**TASK BRIEF:** From the listing below, extract every line containing "formula".

★ ★ ★ ★

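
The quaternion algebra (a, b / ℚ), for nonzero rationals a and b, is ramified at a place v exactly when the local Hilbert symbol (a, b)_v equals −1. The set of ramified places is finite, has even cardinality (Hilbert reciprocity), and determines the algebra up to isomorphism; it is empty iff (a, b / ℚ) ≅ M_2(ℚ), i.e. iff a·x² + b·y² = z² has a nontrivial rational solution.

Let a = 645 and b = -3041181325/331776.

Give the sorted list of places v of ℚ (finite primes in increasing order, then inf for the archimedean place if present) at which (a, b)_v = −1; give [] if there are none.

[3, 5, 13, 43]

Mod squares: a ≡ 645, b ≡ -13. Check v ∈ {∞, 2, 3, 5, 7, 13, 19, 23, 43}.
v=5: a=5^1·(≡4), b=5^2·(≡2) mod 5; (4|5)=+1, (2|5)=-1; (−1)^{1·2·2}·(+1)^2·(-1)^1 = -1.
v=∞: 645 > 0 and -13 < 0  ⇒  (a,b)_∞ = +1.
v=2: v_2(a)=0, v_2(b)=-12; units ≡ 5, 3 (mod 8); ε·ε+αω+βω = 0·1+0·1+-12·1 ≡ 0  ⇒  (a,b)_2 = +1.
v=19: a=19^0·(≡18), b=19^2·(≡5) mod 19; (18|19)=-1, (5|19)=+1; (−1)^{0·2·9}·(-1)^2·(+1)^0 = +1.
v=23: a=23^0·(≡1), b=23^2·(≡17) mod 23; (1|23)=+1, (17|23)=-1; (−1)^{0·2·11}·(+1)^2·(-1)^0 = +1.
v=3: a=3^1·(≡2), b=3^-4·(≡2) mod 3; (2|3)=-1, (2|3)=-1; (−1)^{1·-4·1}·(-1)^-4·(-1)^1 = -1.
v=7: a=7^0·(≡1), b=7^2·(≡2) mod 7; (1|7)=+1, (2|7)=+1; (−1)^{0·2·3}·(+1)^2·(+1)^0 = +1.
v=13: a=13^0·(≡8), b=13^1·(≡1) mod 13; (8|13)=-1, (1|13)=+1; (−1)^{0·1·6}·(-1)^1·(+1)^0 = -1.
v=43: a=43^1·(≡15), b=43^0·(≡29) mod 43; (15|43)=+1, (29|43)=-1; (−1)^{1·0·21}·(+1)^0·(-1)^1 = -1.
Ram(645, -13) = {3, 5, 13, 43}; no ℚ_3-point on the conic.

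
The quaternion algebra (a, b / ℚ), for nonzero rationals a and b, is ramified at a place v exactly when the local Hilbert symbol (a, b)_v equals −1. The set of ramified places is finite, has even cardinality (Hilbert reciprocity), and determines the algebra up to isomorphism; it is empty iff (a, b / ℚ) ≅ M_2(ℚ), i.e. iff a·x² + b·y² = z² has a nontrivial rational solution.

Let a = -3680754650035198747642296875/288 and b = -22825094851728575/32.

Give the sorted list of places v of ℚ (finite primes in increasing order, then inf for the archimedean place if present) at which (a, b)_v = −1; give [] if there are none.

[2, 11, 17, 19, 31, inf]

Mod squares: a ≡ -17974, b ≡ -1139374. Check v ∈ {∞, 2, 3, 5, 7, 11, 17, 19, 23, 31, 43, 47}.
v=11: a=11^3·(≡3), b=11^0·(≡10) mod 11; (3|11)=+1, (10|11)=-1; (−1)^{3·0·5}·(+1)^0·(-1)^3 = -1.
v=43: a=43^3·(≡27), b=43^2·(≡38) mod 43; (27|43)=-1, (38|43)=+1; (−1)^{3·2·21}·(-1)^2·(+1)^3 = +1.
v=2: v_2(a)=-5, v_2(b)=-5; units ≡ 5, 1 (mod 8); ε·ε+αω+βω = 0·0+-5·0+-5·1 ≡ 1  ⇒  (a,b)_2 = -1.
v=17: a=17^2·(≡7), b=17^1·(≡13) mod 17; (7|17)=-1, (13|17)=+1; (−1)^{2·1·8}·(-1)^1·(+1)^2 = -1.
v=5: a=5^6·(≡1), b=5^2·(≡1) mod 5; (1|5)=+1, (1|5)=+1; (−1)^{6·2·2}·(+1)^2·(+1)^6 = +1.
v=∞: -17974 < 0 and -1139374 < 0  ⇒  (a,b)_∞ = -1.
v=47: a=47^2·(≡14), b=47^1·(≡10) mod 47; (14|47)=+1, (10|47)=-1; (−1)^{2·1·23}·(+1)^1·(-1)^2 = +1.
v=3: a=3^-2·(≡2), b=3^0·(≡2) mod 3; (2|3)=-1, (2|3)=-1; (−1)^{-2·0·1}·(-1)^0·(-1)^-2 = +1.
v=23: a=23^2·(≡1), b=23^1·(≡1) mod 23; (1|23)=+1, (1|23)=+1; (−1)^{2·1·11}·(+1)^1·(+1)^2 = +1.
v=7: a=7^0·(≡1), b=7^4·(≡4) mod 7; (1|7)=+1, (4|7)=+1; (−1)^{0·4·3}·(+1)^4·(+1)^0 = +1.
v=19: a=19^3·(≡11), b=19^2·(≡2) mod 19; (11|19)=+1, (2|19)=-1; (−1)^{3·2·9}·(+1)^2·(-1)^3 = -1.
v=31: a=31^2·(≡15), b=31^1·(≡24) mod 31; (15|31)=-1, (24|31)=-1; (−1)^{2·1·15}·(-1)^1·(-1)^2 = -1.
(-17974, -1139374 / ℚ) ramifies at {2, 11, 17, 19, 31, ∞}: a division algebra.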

★ ★ ★ ★

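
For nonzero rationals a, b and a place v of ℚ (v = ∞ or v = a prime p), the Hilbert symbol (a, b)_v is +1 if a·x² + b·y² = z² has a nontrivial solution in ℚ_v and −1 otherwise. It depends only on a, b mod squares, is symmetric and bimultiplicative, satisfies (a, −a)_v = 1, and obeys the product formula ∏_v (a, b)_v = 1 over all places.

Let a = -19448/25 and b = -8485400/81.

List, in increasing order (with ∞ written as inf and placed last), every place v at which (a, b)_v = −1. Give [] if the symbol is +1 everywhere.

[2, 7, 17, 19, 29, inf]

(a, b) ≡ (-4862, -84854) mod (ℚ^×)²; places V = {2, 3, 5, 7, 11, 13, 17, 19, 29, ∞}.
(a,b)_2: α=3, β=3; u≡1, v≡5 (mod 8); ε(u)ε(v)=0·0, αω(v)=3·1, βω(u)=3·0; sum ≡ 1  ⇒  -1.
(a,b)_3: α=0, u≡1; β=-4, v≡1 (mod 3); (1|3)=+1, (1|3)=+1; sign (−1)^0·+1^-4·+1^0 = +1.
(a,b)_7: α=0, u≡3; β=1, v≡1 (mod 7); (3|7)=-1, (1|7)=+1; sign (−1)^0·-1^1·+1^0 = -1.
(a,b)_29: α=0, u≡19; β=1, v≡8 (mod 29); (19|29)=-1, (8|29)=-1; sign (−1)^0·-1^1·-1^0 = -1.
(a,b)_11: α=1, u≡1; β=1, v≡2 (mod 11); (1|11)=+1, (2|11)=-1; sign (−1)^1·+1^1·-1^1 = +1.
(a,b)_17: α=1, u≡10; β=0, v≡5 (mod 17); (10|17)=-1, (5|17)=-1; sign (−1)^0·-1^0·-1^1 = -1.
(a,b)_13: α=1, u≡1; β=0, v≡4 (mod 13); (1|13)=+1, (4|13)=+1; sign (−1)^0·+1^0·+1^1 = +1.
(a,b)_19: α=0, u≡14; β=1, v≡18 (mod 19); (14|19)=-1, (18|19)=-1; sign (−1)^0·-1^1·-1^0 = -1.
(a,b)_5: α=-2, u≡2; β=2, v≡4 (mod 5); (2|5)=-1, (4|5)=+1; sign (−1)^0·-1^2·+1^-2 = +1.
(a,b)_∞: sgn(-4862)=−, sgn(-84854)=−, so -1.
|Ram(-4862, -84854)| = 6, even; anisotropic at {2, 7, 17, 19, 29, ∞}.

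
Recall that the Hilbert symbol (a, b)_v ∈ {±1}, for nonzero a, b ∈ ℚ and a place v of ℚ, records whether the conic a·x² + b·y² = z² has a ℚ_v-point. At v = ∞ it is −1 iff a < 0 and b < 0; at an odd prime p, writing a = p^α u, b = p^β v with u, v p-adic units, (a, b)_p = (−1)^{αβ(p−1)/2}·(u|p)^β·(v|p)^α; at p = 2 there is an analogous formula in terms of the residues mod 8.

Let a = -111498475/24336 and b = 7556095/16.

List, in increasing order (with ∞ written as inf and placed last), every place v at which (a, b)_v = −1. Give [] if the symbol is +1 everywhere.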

★ ★ ★ ★

**SOLUTION TO THE PROBLEM:**
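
For nonzero rationals a, b and a place v of ℚ (v = ∞ or v = a prime p), the Hilbert symbol (a, b)_v is +1 if a·x² + b·y² = z² has a nontrivial solution in ℚ_v and −1 otherwise. It depends only on a, b mod squares, is symmetric and bimultiplicative, satisfies (a, −a)_v = 1, and obeys the product formula ∏_v (a, b)_v = 1 over all places.
Recall that the Hilbert symbol (a, b)_v ∈ {±1}, for nonzero a, b ∈ ℚ and a place v of ℚ, records whether the conic a·x² + b·y² = z² has a ℚ_v-point. At v = ∞ it is −1 iff a < 0 and b < 0; at an odd prime p, writing a = p^α u, b = p^β v with u, v p-adic units, (a, b)_p = (−1)^{αβ(p−1)/2}·(u|p)^β·(v|p)^α; at p = 2 there is an analogous formula in terms of the residues mod 8.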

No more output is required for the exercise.